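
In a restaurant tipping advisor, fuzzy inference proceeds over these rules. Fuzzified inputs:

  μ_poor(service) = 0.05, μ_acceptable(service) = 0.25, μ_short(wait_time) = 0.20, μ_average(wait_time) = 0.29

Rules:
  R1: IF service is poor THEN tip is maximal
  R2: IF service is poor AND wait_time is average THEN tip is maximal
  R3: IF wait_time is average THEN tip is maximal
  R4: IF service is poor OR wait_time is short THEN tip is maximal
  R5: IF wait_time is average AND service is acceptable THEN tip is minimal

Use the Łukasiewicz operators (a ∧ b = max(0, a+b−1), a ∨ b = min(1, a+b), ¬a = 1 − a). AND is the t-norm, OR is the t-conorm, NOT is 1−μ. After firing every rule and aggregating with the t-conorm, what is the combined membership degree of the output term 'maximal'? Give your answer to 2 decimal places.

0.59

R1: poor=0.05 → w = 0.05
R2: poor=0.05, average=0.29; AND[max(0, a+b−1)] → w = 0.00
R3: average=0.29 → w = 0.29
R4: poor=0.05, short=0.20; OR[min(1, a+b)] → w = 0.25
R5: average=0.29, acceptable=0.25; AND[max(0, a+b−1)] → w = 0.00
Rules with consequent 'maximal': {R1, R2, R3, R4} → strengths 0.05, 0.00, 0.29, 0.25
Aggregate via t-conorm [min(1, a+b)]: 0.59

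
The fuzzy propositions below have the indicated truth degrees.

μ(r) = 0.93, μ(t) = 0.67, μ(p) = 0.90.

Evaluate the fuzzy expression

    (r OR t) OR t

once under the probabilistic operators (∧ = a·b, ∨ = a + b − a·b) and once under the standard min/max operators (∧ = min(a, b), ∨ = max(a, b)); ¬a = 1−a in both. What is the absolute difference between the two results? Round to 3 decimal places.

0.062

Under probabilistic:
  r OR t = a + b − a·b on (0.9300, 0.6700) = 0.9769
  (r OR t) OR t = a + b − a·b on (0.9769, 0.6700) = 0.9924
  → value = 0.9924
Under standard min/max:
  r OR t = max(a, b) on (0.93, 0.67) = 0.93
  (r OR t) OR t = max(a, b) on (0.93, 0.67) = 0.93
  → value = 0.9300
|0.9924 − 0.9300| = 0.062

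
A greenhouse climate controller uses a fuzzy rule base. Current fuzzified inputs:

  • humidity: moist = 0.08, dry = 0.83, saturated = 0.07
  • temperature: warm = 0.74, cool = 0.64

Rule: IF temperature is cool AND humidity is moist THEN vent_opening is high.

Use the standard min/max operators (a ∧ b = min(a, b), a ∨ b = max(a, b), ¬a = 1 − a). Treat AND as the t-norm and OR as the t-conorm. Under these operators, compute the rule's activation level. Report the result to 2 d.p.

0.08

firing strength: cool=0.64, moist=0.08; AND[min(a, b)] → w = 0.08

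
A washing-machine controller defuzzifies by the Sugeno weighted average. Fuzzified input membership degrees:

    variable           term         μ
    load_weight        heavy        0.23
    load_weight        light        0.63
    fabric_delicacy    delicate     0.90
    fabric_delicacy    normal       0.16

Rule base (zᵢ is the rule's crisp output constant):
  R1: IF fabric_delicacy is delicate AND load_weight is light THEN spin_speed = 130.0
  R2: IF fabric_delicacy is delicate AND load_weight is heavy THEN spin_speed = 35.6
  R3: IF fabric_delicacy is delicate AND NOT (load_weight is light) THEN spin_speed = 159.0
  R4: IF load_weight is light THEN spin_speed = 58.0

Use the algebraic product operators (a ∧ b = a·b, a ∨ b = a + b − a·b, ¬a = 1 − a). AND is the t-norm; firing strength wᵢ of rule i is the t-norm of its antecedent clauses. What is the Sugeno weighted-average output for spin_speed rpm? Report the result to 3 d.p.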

-- -- --

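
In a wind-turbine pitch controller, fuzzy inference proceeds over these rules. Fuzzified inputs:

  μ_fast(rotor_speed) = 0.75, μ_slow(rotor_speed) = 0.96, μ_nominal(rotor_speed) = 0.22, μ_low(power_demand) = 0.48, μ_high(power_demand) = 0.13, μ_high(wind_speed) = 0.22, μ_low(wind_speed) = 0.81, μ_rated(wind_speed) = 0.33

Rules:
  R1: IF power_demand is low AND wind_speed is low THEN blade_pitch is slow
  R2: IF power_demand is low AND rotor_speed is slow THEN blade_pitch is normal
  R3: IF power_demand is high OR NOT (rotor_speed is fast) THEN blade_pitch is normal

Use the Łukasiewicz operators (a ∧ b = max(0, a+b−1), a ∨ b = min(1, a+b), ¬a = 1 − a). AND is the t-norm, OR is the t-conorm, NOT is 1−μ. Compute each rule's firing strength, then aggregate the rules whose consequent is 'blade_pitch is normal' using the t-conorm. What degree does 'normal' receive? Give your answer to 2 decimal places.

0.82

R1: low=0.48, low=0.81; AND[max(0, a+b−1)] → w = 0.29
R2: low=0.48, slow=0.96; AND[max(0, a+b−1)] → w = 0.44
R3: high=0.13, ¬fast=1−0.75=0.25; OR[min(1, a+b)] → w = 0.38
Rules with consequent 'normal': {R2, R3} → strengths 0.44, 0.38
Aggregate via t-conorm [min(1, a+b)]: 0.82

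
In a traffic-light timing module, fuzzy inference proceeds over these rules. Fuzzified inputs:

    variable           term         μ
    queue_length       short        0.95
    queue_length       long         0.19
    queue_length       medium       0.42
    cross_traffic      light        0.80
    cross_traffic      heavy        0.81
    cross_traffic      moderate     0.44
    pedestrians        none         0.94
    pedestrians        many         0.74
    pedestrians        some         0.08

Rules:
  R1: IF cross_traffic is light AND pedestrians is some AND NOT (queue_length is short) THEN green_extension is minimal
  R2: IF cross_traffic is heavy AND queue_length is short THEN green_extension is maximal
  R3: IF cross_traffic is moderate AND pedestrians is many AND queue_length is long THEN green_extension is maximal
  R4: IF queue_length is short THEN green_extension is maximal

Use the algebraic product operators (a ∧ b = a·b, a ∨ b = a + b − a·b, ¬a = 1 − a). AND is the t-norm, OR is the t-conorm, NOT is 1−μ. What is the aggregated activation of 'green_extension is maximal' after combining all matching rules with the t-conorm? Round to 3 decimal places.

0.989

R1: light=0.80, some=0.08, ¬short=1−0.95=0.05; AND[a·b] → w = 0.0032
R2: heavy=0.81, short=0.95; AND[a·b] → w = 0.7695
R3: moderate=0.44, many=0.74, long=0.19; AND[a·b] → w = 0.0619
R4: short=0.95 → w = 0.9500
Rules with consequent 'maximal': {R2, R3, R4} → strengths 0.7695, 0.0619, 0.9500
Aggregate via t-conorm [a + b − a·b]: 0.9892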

-- -- --

§ **WHAT IS EXPECTED**
Every line of the listing that includes the word "Sugeno" must be copied.

§ **EXERCISE ANSWER**
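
A washing-machine controller defuzzifies by the Sugeno weighted average. Fuzzified input membership degrees:
Use the algebraic product operators (a ∧ b = a·b, a ∨ b = a + b − a·b, ¬a = 1 − a). AND is the t-norm; firing strength wᵢ of rule i is the t-norm of its antecedent clauses. What is the Sugeno weighted-average output for spin_speed rpm? Report the result to 3 d.p.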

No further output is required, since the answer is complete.